Give back the data in full, with every line exact.

-- Input follows --

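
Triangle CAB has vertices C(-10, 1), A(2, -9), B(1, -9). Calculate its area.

The Shoelace formula computes the area from vertex coordinates by summing cross products.
For vertices (-10,1), (2,-9), (1,-9):
Signed sum = -10*-9 - 2*1 + 2*-9 - 1*-9 + 1*1 - -10*-9
= 88 + -9 + -89 = -10
Area = (1/2)|-10| = 5.

5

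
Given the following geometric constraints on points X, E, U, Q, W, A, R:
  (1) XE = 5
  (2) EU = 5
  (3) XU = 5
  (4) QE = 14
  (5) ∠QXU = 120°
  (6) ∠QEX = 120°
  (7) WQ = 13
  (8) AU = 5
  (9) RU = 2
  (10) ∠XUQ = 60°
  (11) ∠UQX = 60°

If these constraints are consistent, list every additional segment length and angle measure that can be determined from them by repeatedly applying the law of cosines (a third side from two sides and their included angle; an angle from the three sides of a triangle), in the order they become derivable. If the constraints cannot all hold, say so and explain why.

These constraints are not satisfiable: (5), (10) and (11) are the three interior angles of triangle QXU, which must sum to 180°, but 120° + 60° + 60° = 240°. No planar figure meets all of them, so nothing further can be derived.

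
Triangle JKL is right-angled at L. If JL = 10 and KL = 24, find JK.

JK = sqrt(10^2 + 24^2) = sqrt(676) = 26

26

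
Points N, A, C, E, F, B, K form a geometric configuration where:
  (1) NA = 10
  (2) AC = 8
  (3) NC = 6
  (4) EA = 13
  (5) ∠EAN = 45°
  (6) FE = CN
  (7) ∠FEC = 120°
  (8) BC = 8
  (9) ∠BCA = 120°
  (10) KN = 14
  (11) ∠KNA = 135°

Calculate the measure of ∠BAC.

Step 1: By the law of cosines on triangle ACB: AB² = 8² + 8² − 2·8·8·cos(120°) = 192, so AB = 8·√3.
Step 2: By the inverse law of cosines on triangle BAC: cos(∠BAC) = ((8·√3)² + 8² − 8²) / (2·8·√3·8) = 192/221.7 = 0.866, so ∠BAC = 30°.

Therefore, the measure of angle ∠BAC = 30°.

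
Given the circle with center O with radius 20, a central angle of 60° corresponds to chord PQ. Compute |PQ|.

Chord = 2(20) sin(30°) = 20

20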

-- Input concluded --

▸ Output for this task
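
Triangle CAB has vertices C(-10, 1), A(2, -9), B(1, -9). Calculate its area.

The Shoelace formula computes the area from vertex coordinates by summing cross products.
For vertices (-10,1), (2,-9), (1,-9):
Signed sum = -10*-9 - 2*1 + 2*-9 - 1*-9 + 1*1 - -10*-9
= 88 + -9 + -89 = -10
Area = (1/2)|-10| = 5.

5

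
Given the following geometric constraints on points X, E, U, Q, W, A, R:
  (1) XE = 5
  (2) EU = 5
  (3) XU = 5
  (4) QE = 14
  (5) ∠QXU = 120°
  (6) ∠QEX = 120°
  (7) WQ = 13
  (8) AU = 5
  (9) RU = 2
  (10) ∠XUQ = 60°
  (11) ∠UQX = 60°

If these constraints are consistent, list every additional segment length and angle measure that can be determined from them by repeatedly applying the law of cosines (a third side from two sides and their included angle; an angle from the three sides of a triangle), in the order they become derivable. If the constraints cannot all hold, say so and explain why.

These constraints are not satisfiable: (5), (10) and (11) are the three interior angles of triangle QXU, which must sum to 180°, but 120° + 60° + 60° = 240°. No planar figure meets all of them, so nothing further can be derived.

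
Triangle JKL is right-angled at L. If JL = 10 and KL = 24, find JK.

JK = sqrt(10^2 + 24^2) = sqrt(676) = 26

26

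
Points N, A, C, E, F, B, K form a geometric configuration where:
  (1) NA = 10
  (2) AC = 8
  (3) NC = 6
  (4) EA = 13
  (5) ∠EAN = 45°
  (6) FE = CN
  (7) ∠FEC = 120°
  (8) BC = 8
  (9) ∠BCA = 120°
  (10) KN = 14
  (11) ∠KNA = 135°

Calculate the measure of ∠BAC.

Step 1: By the law of cosines on triangle ACB: AB² = 8² + 8² − 2·8·8·cos(120°) = 192, so AB = 8·√3.
Step 2: By the inverse law of cosines on triangle BAC: cos(∠BAC) = ((8·√3)² + 8² − 8²) / (2·8·√3·8) = 192/221.7 = 0.866, so ∠BAC = 30°.

Therefore, the measure of angle ∠BAC = 30°.

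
Given the circle with center O with radius 20, a central angle of 60° corresponds to chord PQ. Compute |PQ|.

Chord = 2(20) sin(30°) = 20

20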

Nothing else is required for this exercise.